▶ [Available data]
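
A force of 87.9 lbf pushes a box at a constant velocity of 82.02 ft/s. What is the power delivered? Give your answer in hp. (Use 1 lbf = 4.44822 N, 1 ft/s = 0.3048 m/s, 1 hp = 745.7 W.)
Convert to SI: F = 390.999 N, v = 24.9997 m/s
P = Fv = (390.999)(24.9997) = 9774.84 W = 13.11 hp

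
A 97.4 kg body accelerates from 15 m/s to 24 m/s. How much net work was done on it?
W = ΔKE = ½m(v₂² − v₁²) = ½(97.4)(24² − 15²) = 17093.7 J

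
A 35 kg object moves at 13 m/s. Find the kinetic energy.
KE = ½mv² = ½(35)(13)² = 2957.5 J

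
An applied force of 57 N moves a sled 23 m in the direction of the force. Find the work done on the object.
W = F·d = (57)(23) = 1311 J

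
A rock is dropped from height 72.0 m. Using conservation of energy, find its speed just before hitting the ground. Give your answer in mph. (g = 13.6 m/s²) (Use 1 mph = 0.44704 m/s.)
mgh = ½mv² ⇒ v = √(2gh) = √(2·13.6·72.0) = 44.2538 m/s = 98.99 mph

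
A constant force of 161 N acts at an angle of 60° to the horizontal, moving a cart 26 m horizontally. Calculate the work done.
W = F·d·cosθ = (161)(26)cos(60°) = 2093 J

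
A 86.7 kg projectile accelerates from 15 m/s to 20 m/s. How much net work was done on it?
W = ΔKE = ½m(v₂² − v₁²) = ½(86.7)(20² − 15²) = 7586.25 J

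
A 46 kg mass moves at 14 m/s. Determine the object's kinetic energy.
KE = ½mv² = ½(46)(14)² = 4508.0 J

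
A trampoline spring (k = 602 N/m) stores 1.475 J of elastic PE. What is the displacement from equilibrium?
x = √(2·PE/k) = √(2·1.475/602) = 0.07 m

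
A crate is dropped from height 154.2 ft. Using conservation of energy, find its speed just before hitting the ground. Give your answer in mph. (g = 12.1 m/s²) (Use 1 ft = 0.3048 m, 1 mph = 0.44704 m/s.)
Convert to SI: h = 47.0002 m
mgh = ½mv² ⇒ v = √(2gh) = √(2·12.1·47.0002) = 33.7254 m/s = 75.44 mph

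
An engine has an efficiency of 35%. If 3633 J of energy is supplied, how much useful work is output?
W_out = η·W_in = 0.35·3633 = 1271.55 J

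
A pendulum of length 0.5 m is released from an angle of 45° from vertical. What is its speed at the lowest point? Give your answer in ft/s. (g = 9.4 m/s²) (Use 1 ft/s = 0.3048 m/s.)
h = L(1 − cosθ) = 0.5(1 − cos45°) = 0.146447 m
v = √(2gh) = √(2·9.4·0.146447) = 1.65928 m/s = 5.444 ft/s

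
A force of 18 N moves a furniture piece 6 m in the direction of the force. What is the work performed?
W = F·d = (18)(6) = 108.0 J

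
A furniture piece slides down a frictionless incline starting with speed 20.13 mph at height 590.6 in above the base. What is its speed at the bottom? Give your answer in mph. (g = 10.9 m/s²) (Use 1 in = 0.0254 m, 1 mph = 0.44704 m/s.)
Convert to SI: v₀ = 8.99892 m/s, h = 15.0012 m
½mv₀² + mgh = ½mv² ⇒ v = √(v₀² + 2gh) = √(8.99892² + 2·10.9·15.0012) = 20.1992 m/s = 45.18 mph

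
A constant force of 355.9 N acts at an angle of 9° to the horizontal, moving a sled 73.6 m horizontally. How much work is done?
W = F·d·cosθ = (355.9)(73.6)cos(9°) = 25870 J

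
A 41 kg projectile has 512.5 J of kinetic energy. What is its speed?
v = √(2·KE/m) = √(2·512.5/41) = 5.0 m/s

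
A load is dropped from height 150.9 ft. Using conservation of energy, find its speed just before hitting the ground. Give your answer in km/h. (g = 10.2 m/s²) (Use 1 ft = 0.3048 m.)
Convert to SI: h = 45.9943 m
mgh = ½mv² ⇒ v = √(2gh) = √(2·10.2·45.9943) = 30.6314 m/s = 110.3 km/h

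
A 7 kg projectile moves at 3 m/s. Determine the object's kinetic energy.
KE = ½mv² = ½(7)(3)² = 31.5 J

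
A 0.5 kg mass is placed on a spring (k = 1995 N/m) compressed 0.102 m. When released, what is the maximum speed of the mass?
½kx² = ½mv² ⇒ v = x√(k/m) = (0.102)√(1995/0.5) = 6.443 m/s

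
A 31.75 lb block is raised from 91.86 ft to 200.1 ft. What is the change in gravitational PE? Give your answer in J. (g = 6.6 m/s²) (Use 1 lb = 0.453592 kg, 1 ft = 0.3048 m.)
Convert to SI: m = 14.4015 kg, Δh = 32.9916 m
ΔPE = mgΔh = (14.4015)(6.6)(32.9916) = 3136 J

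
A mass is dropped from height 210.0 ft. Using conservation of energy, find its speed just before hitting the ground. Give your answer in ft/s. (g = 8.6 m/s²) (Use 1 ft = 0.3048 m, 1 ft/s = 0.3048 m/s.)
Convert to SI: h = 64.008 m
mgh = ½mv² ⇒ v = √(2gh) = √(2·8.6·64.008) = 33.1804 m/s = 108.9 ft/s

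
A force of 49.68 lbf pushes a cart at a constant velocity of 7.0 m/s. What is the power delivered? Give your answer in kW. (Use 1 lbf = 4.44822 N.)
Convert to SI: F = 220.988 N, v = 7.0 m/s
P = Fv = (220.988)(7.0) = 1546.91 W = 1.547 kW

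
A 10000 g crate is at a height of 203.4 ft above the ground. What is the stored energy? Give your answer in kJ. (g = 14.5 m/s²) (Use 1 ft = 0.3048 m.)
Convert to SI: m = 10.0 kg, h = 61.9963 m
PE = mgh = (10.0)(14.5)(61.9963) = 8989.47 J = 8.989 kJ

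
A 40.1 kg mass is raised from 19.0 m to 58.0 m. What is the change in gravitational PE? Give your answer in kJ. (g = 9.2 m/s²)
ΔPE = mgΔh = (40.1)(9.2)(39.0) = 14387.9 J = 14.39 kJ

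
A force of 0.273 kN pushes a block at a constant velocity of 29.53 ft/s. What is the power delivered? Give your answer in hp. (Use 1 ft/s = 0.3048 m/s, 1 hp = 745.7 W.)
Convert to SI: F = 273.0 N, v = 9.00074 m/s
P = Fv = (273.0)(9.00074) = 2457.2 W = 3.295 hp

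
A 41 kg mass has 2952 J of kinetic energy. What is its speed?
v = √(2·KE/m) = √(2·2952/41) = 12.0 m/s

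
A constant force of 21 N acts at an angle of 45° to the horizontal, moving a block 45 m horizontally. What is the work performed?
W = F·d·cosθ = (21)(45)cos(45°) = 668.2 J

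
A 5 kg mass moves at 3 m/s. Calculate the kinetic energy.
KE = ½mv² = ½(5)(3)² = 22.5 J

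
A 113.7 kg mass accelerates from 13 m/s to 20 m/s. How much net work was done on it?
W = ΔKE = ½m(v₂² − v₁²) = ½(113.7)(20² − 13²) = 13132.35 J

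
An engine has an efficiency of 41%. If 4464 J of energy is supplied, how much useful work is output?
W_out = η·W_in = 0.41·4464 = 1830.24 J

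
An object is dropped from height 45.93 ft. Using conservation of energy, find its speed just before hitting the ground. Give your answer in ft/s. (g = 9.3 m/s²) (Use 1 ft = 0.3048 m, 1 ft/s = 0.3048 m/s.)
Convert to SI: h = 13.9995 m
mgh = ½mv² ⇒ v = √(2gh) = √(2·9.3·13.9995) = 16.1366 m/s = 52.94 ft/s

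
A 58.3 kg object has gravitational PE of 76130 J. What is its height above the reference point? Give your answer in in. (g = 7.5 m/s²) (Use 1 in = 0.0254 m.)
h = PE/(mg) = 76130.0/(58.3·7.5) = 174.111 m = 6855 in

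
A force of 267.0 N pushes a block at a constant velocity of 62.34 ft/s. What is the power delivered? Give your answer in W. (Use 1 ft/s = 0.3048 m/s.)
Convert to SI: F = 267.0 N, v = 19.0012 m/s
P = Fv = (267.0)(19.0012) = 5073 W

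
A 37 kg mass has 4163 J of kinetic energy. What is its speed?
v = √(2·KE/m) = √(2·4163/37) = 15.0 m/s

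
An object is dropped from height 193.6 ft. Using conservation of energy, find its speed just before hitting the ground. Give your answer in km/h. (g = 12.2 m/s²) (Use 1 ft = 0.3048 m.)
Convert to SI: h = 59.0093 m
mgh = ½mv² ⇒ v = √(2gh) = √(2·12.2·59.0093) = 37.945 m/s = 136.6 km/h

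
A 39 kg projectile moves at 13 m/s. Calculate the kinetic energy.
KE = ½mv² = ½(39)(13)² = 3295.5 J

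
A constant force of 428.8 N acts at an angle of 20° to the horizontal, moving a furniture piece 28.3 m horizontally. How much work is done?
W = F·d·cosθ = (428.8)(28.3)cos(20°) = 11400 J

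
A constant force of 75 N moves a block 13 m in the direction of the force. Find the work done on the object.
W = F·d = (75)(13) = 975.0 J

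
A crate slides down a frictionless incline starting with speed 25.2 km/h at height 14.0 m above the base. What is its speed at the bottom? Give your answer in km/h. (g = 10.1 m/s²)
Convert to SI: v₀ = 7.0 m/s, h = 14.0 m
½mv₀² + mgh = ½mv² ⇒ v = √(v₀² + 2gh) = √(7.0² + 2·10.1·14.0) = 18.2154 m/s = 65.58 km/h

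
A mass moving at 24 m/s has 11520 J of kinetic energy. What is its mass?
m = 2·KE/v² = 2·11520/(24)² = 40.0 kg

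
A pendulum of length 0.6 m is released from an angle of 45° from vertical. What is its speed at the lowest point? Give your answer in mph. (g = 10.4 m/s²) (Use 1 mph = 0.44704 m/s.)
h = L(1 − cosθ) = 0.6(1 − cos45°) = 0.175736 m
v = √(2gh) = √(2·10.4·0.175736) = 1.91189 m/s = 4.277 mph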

▶ [About this exercise] Copy out the line holding "A constant force of 75". Then copy every later line of the data, unchanged, through the last one.

▶ [Worked solution]
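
A constant force of 75 N moves a block 13 m in the direction of the force. Find the work done on the object.
W = F·d = (75)(13) = 975.0 J

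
A crate slides down a frictionless incline starting with speed 25.2 km/h at height 14.0 m above the base. What is its speed at the bottom? Give your answer in km/h. (g = 10.1 m/s²)
Convert to SI: v₀ = 7.0 m/s, h = 14.0 m
½mv₀² + mgh = ½mv² ⇒ v = √(v₀² + 2gh) = √(7.0² + 2·10.1·14.0) = 18.2154 m/s = 65.58 km/h

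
A mass moving at 24 m/s has 11520 J of kinetic energy. What is its mass?
m = 2·KE/v² = 2·11520/(24)² = 40.0 kg

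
A pendulum of length 0.6 m is released from an angle of 45° from vertical. What is its speed at the lowest point? Give your answer in mph. (g = 10.4 m/s²) (Use 1 mph = 0.44704 m/s.)
h = L(1 − cosθ) = 0.6(1 − cos45°) = 0.175736 m
v = √(2gh) = √(2·10.4·0.175736) = 1.91189 m/s = 4.277 mph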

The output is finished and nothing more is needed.